RECORDS FOR THE EXERCISE:
━━━━━━━━
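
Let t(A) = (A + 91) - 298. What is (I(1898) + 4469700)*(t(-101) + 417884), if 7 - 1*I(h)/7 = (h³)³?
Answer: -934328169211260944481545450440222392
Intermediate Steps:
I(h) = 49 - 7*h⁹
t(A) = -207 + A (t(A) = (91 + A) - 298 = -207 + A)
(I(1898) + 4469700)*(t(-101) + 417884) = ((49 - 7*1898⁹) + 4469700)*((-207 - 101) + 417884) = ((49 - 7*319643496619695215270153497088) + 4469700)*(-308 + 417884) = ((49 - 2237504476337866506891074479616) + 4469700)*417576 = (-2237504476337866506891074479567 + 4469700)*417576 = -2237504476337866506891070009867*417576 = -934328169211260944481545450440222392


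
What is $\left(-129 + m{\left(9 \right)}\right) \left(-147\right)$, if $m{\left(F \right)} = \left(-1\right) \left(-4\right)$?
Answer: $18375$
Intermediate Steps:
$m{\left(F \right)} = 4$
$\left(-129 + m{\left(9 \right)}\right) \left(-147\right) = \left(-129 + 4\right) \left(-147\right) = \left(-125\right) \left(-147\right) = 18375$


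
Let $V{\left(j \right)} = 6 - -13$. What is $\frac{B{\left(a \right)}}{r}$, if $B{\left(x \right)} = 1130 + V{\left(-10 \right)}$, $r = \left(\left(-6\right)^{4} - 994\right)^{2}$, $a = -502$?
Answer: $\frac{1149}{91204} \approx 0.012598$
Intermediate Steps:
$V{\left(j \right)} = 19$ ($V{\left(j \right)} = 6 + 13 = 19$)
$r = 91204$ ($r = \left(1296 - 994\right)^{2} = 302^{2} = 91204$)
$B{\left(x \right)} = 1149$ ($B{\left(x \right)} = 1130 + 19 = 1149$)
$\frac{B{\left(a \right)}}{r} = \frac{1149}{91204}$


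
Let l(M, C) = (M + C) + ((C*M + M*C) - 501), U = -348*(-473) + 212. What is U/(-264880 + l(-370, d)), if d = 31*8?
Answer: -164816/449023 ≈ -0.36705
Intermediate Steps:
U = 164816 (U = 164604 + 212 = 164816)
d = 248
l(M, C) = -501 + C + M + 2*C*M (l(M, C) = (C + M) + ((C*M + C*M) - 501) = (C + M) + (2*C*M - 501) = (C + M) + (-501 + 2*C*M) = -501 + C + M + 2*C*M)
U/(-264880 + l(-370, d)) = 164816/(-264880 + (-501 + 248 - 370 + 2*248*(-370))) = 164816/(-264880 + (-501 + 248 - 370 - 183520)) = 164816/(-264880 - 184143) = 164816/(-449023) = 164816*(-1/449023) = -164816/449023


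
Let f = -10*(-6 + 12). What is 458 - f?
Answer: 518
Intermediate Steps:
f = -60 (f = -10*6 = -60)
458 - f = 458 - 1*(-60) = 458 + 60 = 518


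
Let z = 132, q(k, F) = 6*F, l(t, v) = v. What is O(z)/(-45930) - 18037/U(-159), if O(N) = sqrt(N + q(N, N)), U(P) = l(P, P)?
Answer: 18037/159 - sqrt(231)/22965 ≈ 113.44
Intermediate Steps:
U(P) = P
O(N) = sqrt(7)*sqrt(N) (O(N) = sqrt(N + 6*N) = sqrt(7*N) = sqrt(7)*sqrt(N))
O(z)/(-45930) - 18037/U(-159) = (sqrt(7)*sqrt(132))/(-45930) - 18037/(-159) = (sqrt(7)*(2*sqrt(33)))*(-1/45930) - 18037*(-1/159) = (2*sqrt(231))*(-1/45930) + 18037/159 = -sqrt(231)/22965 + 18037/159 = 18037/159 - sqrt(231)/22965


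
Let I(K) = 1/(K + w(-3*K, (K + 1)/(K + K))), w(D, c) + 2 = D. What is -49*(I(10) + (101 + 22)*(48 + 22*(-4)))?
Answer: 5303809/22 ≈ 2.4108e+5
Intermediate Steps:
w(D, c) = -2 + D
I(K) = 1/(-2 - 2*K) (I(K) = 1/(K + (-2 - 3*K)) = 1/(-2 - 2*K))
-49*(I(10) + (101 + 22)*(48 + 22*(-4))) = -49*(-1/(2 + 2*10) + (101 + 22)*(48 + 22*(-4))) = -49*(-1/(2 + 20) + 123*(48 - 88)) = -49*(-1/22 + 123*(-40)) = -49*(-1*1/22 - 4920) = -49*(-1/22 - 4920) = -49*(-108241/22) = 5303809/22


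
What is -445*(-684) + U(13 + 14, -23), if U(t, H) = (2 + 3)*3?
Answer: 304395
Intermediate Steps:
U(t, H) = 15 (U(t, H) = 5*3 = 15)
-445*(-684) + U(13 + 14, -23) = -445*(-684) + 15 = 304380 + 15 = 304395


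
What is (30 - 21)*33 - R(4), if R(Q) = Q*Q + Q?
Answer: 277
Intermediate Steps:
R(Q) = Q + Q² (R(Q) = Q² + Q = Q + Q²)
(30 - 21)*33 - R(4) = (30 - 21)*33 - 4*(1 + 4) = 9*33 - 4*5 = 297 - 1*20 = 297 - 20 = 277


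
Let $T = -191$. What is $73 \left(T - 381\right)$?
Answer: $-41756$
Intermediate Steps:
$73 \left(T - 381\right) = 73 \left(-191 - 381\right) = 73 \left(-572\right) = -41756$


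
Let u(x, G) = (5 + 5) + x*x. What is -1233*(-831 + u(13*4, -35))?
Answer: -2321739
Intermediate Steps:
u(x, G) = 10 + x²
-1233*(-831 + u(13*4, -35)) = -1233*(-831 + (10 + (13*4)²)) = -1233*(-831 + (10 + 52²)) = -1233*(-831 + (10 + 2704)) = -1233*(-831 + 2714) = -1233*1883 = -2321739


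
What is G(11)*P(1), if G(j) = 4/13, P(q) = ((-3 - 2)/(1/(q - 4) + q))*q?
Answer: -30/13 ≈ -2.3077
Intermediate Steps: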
━━━━━━━━
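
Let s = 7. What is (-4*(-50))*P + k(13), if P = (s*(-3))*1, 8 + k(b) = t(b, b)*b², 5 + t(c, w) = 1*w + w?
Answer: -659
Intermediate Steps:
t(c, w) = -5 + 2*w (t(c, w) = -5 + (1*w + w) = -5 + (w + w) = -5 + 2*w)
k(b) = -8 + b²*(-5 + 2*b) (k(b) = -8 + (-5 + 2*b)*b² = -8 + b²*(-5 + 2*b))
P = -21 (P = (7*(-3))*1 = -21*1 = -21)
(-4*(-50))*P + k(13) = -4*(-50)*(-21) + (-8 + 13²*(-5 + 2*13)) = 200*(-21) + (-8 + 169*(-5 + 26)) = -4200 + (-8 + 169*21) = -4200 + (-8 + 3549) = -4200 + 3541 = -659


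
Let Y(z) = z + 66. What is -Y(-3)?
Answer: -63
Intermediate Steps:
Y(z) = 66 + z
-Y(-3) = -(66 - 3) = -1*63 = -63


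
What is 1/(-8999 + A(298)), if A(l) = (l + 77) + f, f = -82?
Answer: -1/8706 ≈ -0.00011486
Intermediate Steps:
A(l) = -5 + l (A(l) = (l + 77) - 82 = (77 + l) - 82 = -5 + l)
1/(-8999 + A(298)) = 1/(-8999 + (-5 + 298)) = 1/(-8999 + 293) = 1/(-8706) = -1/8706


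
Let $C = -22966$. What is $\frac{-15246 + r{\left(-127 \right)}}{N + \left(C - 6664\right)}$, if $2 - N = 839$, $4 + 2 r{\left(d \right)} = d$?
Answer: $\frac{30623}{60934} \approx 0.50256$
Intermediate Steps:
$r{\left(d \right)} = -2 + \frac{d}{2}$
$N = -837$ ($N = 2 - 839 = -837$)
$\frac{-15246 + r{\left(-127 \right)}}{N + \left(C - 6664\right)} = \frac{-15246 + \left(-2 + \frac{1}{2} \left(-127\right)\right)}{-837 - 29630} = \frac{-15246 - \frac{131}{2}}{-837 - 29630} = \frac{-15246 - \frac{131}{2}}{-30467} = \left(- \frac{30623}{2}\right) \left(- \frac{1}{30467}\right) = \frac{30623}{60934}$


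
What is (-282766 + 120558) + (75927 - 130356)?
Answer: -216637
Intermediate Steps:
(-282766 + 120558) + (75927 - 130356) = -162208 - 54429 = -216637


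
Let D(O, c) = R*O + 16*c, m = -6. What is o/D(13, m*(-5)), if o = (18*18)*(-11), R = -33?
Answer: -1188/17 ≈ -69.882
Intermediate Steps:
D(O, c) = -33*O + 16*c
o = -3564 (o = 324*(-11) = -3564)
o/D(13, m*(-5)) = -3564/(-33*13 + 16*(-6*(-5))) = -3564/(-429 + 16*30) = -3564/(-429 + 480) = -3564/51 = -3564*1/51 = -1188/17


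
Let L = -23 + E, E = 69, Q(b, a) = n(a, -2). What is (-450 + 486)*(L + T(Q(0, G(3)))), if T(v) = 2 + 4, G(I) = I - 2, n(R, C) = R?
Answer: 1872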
━━━━━━━━
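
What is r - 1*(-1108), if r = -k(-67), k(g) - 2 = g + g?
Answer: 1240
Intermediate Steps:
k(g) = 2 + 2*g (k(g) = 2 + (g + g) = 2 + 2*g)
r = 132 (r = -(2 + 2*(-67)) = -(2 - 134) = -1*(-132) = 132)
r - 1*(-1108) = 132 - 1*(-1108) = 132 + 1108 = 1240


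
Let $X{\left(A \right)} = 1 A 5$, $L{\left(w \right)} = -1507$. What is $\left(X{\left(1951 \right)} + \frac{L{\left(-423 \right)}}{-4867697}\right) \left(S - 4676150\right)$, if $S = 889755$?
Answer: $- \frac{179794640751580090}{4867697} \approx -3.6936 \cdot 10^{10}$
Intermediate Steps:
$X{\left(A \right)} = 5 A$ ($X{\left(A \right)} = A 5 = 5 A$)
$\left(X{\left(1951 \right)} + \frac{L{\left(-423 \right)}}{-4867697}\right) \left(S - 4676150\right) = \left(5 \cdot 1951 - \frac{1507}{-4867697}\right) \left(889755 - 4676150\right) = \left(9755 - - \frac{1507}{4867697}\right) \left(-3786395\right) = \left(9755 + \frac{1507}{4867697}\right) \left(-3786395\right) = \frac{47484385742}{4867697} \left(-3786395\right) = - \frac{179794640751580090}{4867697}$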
━━━━━━━━
WORK REQUEST: Please reproduce exactly the lines in the listing above from the one containing "Answer: -216637" through the one containing "Answer: -1188/17 ≈ -69.882", both included, and nothing more.

TASK SOLUTION:
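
Answer: -216637
Intermediate Steps:
(-282766 + 120558) + (75927 - 130356) = -162208 - 54429 = -216637


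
Let D(O, c) = R*O + 16*c, m = -6. What is o/D(13, m*(-5)), if o = (18*18)*(-11), R = -33?
Answer: -1188/17 ≈ -69.882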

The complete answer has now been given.